Material to process:
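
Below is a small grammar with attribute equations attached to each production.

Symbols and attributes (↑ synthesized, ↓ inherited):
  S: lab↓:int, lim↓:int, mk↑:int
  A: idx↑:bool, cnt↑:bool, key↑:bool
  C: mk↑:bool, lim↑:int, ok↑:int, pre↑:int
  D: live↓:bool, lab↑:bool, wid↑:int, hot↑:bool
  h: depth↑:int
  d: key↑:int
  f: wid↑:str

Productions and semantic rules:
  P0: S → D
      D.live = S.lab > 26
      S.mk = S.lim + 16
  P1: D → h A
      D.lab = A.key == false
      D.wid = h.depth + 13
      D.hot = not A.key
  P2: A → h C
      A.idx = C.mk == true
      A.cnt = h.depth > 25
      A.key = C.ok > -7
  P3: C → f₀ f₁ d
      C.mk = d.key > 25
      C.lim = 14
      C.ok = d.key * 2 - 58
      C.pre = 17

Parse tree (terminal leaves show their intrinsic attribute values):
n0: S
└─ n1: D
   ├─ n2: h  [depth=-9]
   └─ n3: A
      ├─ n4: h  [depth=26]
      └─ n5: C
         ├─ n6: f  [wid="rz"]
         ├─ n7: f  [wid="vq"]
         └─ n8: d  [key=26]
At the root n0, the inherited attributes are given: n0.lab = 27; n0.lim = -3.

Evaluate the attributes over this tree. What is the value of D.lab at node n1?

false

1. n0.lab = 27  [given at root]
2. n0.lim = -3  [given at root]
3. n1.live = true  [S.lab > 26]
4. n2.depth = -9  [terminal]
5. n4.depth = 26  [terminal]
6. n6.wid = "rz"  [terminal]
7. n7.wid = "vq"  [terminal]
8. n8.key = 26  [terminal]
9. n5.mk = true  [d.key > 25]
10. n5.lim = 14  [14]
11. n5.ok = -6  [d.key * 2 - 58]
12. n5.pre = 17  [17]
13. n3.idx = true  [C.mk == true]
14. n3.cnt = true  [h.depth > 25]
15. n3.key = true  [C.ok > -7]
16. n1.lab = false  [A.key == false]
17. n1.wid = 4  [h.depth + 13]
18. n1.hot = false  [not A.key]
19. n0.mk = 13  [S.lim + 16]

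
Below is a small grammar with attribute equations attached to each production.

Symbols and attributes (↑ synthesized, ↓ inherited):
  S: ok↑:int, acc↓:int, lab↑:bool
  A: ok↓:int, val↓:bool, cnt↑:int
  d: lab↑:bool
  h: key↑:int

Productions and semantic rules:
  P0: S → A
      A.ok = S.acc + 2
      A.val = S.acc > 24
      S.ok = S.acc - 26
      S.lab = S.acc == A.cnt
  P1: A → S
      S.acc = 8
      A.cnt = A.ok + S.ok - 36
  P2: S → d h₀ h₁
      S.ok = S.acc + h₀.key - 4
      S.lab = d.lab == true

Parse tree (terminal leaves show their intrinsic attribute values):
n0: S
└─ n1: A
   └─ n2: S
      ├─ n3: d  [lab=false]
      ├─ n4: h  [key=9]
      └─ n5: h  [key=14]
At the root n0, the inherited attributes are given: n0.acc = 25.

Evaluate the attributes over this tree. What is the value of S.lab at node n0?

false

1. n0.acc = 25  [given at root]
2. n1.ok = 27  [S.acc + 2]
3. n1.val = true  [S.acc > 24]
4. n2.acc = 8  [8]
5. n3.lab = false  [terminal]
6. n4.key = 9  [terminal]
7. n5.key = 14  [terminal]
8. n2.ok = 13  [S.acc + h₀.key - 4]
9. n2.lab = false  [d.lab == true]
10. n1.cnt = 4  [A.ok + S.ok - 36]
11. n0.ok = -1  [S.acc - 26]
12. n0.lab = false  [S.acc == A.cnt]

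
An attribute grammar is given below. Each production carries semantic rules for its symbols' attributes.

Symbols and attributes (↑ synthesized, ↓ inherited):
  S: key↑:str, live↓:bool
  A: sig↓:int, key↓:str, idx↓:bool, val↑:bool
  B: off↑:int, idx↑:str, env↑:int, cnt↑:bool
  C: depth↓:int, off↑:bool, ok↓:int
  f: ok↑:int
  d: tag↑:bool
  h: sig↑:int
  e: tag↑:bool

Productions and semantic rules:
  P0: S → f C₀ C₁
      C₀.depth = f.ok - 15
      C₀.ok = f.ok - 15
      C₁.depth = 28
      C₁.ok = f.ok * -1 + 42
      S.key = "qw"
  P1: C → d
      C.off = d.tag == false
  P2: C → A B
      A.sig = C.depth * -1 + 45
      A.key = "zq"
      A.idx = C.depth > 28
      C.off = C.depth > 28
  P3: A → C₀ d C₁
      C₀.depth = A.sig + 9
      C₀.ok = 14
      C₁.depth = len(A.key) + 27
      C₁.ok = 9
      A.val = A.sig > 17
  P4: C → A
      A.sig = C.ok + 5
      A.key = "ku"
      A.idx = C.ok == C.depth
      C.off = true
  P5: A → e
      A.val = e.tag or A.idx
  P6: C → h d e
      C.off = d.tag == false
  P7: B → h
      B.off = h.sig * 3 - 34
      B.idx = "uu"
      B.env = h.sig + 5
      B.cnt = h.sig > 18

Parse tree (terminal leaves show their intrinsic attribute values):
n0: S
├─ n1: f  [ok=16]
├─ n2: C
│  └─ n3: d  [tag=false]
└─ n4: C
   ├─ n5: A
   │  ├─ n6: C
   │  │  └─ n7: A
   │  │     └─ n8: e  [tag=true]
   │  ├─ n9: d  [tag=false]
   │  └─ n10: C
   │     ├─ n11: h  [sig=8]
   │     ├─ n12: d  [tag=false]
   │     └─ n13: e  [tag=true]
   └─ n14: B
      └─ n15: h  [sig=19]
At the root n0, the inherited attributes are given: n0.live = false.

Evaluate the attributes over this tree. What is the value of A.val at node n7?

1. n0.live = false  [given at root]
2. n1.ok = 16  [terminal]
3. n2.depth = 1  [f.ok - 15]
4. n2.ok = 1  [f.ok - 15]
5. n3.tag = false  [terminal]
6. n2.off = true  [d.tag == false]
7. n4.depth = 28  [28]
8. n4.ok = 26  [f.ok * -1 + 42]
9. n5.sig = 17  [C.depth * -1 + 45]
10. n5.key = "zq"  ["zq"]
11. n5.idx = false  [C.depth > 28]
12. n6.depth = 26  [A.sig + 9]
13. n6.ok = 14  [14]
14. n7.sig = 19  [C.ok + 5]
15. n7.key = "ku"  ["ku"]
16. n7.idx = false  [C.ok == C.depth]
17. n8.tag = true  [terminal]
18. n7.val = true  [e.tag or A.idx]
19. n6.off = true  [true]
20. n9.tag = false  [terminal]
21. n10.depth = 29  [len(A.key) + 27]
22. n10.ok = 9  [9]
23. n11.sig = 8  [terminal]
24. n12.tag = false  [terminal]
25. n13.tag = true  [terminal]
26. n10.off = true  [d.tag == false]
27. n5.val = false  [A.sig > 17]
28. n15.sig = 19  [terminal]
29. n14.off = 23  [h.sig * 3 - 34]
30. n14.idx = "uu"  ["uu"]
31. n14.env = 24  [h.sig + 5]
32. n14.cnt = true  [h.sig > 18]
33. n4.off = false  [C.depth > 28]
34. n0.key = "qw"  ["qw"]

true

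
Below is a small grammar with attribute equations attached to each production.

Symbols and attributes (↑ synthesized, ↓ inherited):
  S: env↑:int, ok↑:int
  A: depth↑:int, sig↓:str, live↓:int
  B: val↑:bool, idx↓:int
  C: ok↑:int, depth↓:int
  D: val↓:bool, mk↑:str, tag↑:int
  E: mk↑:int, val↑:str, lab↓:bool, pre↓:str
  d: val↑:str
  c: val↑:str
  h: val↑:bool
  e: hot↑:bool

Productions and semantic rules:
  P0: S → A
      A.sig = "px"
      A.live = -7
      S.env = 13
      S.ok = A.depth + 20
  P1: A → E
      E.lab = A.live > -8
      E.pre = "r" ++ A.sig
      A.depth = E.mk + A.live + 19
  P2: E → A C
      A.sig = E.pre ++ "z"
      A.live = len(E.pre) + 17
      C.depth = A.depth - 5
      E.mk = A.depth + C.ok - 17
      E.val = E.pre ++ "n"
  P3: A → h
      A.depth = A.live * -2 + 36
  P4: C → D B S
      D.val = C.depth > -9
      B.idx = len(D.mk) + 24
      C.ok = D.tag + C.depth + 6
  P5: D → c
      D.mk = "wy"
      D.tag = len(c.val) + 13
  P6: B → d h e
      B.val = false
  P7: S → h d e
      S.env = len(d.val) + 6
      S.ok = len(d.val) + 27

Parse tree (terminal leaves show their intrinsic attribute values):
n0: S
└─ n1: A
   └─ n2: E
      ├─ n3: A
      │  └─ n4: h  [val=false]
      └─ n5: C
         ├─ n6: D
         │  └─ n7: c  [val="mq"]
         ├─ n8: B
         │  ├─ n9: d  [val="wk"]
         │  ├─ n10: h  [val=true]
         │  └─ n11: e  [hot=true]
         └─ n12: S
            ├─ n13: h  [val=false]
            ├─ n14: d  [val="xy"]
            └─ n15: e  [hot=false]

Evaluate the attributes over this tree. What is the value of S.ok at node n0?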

How to complete this task: Please give an exact copy of the entries above, from the line with "A: sig↓:int, key↓:str, idx↓:bool, val↑:bool" down to the line with "P3: A → C₀ d C₁", inclusive, and nothing else.

Problem solution:
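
  A: sig↓:int, key↓:str, idx↓:bool, val↑:bool
  B: off↑:int, idx↑:str, env↑:int, cnt↑:bool
  C: depth↓:int, off↑:bool, ok↓:int
  f: ok↑:int
  d: tag↑:bool
  h: sig↑:int
  e: tag↑:bool

Productions and semantic rules:
  P0: S → f C₀ C₁
      C₀.depth = f.ok - 15
      C₀.ok = f.ok - 15
      C₁.depth = 28
      C₁.ok = f.ok * -1 + 42
      S.key = "qw"
  P1: C → d
      C.off = d.tag == false
  P2: C → A B
      A.sig = C.depth * -1 + 45
      A.key = "zq"
      A.idx = C.depth > 28
      C.off = C.depth > 28
  P3: A → C₀ d C₁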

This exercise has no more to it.